§ **Work instructions**:
Copy exactly the lines from the start of the data below through the one that carries "8. 8y par swap, fixed", and only those.

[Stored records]
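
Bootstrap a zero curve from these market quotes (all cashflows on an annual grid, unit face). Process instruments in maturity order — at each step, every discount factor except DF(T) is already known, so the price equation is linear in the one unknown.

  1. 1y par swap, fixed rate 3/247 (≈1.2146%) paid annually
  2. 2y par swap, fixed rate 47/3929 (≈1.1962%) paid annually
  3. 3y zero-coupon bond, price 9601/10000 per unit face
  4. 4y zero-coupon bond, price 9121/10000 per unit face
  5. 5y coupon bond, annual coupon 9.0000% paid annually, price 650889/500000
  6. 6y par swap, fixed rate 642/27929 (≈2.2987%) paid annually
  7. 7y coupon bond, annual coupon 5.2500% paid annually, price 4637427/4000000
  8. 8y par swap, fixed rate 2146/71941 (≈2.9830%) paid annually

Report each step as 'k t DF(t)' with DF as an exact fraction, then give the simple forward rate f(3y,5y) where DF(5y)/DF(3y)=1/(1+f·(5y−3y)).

1 1 247/250
2 2 1953/2000
3 3 9601/10000
4 4 9121/10000
5 5 351/400
6 6 2179/2500
7 7 8229/10000
8 8 3927/5000
f(3y,5y) = ((9601/10000)/(351/400) − 1)/(2) = 413/8775 ≈ 4.7066%

step 1 [1y] swap r/1=3/247: DF=(1 − 3/247·(0))/(1+3/247) = 247/250 ≈ 0.988000
step 2 [2y] swap r/1=47/3929: DF=(1 − 47/3929·(0.988000))/(1+47/3929) = 1953/2000 ≈ 0.976500
step 3 [3y] zero: DF = P = 9601/10000 ≈ 0.960100
step 4 [4y] zero: DF = P = 9121/10000 ≈ 0.912100
step 5 [5y] bond c/1=9/100: DF=(650889/500000 − 9/100·(0.988000+0.976500+0.960100+0.912100))/(1+9/100) = 351/400 ≈ 0.877500
step 6 [6y] swap r/1=642/27929: DF=(1 − 642/27929·(0.988000+0.976500+0.960100+0.912100+0.877500))/(1+642/27929) = 2179/2500 ≈ 0.871600
step 7 [7y] bond c/1=21/400: DF=(4637427/4000000 − 21/400·(0.988000+0.976500+0.960100+0.912100+0.877500+0.871600))/(1+21/400) = 8229/10000 ≈ 0.822900
step 8 [8y] swap r/1=2146/71941: DF=(1 − 2146/71941·(0.988000+0.976500+0.960100+0.912100+0.877500+0.871600+0.822900))/(1+2146/71941) = 3927/5000 ≈ 0.785400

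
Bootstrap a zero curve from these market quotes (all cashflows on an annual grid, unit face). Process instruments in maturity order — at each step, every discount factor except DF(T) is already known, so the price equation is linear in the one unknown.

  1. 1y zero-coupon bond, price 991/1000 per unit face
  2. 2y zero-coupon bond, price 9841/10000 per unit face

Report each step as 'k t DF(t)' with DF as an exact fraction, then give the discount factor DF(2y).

1 1 991/1000
2 2 9841/10000
DF(2y) = 9841/10000 ≈ 0.984100

step 1 [1y] zero: DF = P = 991/1000 ≈ 0.991000
step 2 [2y] zero: DF = P = 9841/10000 ≈ 0.984100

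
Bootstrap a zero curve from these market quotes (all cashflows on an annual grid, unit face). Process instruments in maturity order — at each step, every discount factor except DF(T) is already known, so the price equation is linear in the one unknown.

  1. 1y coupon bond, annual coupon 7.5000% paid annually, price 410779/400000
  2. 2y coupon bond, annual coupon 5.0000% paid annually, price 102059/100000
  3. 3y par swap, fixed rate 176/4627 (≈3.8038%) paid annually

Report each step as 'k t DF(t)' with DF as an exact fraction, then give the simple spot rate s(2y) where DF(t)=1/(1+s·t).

step 1 [1y] bond c/1=3/40: DF=(410779/400000 − 3/40·(0))/(1+3/40) = 9553/10000 ≈ 0.955300
step 2 [2y] bond c/1=1/20: DF=(102059/100000 − 1/20·(0.955300))/(1+1/20) = 1853/2000 ≈ 0.926500
step 3 [3y] swap r/1=176/4627: DF=(1 − 176/4627·(0.955300+0.926500))/(1+176/4627) = 559/625 ≈ 0.894400

1 1 9553/10000
2 2 1853/2000
3 3 559/625
s(2y) = (1/(1853/2000) − 1)/(2) = 147/3706 ≈ 3.9665%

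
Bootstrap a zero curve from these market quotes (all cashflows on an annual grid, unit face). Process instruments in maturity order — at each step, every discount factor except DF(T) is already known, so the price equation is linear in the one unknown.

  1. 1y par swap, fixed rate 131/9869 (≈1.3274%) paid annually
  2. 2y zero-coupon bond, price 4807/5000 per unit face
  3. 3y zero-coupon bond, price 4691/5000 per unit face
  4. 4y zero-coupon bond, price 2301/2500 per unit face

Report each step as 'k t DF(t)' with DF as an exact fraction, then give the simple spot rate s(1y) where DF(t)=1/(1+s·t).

1 1 9869/10000
2 2 4807/5000
3 3 4691/5000
4 4 2301/2500
s(1y) = (1/(9869/10000) − 1)/(1) = 131/9869 ≈ 1.3274%

step 1 [1y] swap r/1=131/9869: DF=(1 − 131/9869·(0))/(1+131/9869) = 9869/10000 ≈ 0.986900
step 2 [2y] zero: DF = P = 4807/5000 ≈ 0.961400
step 3 [3y] zero: DF = P = 4691/5000 ≈ 0.938200
step 4 [4y] zero: DF = P = 2301/2500 ≈ 0.920400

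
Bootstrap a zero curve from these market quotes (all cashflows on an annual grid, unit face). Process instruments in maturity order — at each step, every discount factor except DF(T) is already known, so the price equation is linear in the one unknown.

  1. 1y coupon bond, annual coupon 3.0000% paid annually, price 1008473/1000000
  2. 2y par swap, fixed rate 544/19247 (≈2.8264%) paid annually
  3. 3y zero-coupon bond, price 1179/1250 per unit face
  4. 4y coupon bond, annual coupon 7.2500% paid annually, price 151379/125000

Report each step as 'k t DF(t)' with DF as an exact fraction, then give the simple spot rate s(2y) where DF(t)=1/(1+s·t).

step 1 [1y] bond c/1=3/100: DF=(1008473/1000000 − 3/100·(0))/(1+3/100) = 9791/10000 ≈ 0.979100
step 2 [2y] swap r/1=544/19247: DF=(1 − 544/19247·(0.979100))/(1+544/19247) = 591/625 ≈ 0.945600
step 3 [3y] zero: DF = P = 1179/1250 ≈ 0.943200
step 4 [4y] bond c/1=29/400: DF=(151379/125000 − 29/400·(0.979100+0.945600+0.943200))/(1+29/400) = 9353/10000 ≈ 0.935300

1 1 9791/10000
2 2 591/625
3 3 1179/1250
4 4 9353/10000
s(2y) = (1/(591/625) − 1)/(2) = 17/591 ≈ 2.8765%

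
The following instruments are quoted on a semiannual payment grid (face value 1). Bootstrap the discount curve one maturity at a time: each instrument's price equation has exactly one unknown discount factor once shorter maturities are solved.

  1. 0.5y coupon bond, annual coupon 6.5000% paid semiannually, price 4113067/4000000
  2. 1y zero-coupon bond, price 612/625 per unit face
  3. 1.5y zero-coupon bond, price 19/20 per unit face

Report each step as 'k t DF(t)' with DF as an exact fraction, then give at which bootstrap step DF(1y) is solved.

step 1 [0.5y] bond c/2=13/400: DF=(4113067/4000000 − 13/400·(0))/(1+13/400) = 9959/10000 ≈ 0.995900
step 2 [1y] zero: DF = P = 612/625 ≈ 0.979200
step 3 [1.5y] zero: DF = P = 19/20 ≈ 0.950000

1 1/2 9959/10000
2 1 612/625
3 3/2 19/20
DF(1y) is solved at step 2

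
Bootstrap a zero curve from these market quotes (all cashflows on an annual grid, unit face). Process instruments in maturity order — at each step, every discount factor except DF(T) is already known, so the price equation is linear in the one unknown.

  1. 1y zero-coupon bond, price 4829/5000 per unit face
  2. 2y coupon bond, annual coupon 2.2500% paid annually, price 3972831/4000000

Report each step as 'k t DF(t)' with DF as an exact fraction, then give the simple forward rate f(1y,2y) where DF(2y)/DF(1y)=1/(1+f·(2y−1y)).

1 1 4829/5000
2 2 9501/10000
f(1y,2y) = ((4829/5000)/(9501/10000) − 1)/(1) = 157/9501 ≈ 1.6525%

step 1 [1y] zero: DF = P = 4829/5000 ≈ 0.965800
step 2 [2y] bond c/1=9/400: DF=(3972831/4000000 − 9/400·(0.965800))/(1+9/400) = 9501/10000 ≈ 0.950100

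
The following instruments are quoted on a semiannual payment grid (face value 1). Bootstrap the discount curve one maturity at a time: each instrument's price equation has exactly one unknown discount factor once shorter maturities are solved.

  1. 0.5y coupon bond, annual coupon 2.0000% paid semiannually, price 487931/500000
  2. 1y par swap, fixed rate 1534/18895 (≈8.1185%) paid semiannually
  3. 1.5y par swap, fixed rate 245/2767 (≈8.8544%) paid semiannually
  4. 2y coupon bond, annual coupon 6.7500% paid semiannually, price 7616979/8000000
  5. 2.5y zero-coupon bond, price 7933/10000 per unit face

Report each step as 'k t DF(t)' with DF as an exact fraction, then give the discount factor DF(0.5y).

1 1/2 4831/5000
2 1 9233/10000
3 3/2 351/400
4 2 8307/10000
5 5/2 7933/10000
DF(0.5y) = 4831/5000 ≈ 0.966200

step 1 [0.5y] bond c/2=1/100: DF=(487931/500000 − 1/100·(0))/(1+1/100) = 4831/5000 ≈ 0.966200
step 2 [1y] swap r/2=767/18895: DF=(1 − 767/18895·(0.966200))/(1+767/18895) = 9233/10000 ≈ 0.923300
step 3 [1.5y] swap r/2=245/5534: DF=(1 − 245/5534·(0.966200+0.923300))/(1+245/5534) = 351/400 ≈ 0.877500
step 4 [2y] bond c/2=27/800: DF=(7616979/8000000 − 27/800·(0.966200+0.923300+0.877500))/(1+27/800) = 8307/10000 ≈ 0.830700
step 5 [2.5y] zero: DF = P = 7933/10000 ≈ 0.793300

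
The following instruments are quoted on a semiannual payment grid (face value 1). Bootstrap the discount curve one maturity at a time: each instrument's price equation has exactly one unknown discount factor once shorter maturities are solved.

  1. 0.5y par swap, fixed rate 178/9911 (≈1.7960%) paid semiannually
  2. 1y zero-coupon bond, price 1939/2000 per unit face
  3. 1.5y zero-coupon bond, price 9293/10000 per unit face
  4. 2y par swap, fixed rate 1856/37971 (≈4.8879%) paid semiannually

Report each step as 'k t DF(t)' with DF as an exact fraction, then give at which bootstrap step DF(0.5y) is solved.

step 1 [0.5y] swap r/2=89/9911: DF=(1 − 89/9911·(0))/(1+89/9911) = 9911/10000 ≈ 0.991100
step 2 [1y] zero: DF = P = 1939/2000 ≈ 0.969500
step 3 [1.5y] zero: DF = P = 9293/10000 ≈ 0.929300
step 4 [2y] swap r/2=928/37971: DF=(1 − 928/37971·(0.991100+0.969500+0.929300))/(1+928/37971) = 567/625 ≈ 0.907200

1 1/2 9911/10000
2 1 1939/2000
3 3/2 9293/10000
4 2 567/625
DF(0.5y) is solved at step 1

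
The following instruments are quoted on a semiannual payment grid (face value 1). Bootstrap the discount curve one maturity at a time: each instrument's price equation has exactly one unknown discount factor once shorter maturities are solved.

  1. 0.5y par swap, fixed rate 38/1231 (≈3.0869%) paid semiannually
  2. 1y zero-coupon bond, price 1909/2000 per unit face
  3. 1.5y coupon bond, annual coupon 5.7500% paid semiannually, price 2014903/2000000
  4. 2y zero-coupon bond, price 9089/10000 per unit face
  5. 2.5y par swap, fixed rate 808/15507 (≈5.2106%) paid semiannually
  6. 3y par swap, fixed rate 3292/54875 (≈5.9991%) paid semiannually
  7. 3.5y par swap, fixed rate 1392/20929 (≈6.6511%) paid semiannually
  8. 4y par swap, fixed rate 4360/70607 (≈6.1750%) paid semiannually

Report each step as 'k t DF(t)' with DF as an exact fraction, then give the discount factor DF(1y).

1 1/2 1231/1250
2 1 1909/2000
3 3/2 9251/10000
4 2 9089/10000
5 5/2 2197/2500
6 3 4177/5000
7 7/2 989/1250
8 4 391/500
DF(1y) = 1909/2000 ≈ 0.954500

step 1 [0.5y] swap r/2=19/1231: DF=(1 − 19/1231·(0))/(1+19/1231) = 1231/1250 ≈ 0.984800
step 2 [1y] zero: DF = P = 1909/2000 ≈ 0.954500
step 3 [1.5y] bond c/2=23/800: DF=(2014903/2000000 − 23/800·(0.984800+0.954500))/(1+23/800) = 9251/10000 ≈ 0.925100
step 4 [2y] zero: DF = P = 9089/10000 ≈ 0.908900
step 5 [2.5y] swap r/2=404/15507: DF=(1 − 404/15507·(0.984800+0.954500+0.925100+0.908900))/(1+404/15507) = 2197/2500 ≈ 0.878800
step 6 [3y] swap r/2=1646/54875: DF=(1 − 1646/54875·(0.984800+0.954500+0.925100+0.908900+0.878800))/(1+1646/54875) = 4177/5000 ≈ 0.835400
step 7 [3.5y] swap r/2=696/20929: DF=(1 − 696/20929·(0.984800+0.954500+0.925100+0.908900+0.878800+0.835400))/(1+696/20929) = 989/1250 ≈ 0.791200
step 8 [4y] swap r/2=2180/70607: DF=(1 − 2180/70607·(0.984800+0.954500+0.925100+0.908900+0.878800+0.835400+0.791200))/(1+2180/70607) = 391/500 ≈ 0.782000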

§ **Response**:
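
Bootstrap a zero curve from these market quotes (all cashflows on an annual grid, unit face). Process instruments in maturity order — at each step, every discount factor except DF(T) is already known, so the price equation is linear in the one unknown.

  1. 1y par swap, fixed rate 3/247 (≈1.2146%) paid annually
  2. 2y par swap, fixed rate 47/3929 (≈1.1962%) paid annually
  3. 3y zero-coupon bond, price 9601/10000 per unit face
  4. 4y zero-coupon bond, price 9121/10000 per unit face
  5. 5y coupon bond, annual coupon 9.0000% paid annually, price 650889/500000
  6. 6y par swap, fixed rate 642/27929 (≈2.2987%) paid annually
  7. 7y coupon bond, annual coupon 5.2500% paid annually, price 4637427/4000000
  8. 8y par swap, fixed rate 2146/71941 (≈2.9830%) paid annually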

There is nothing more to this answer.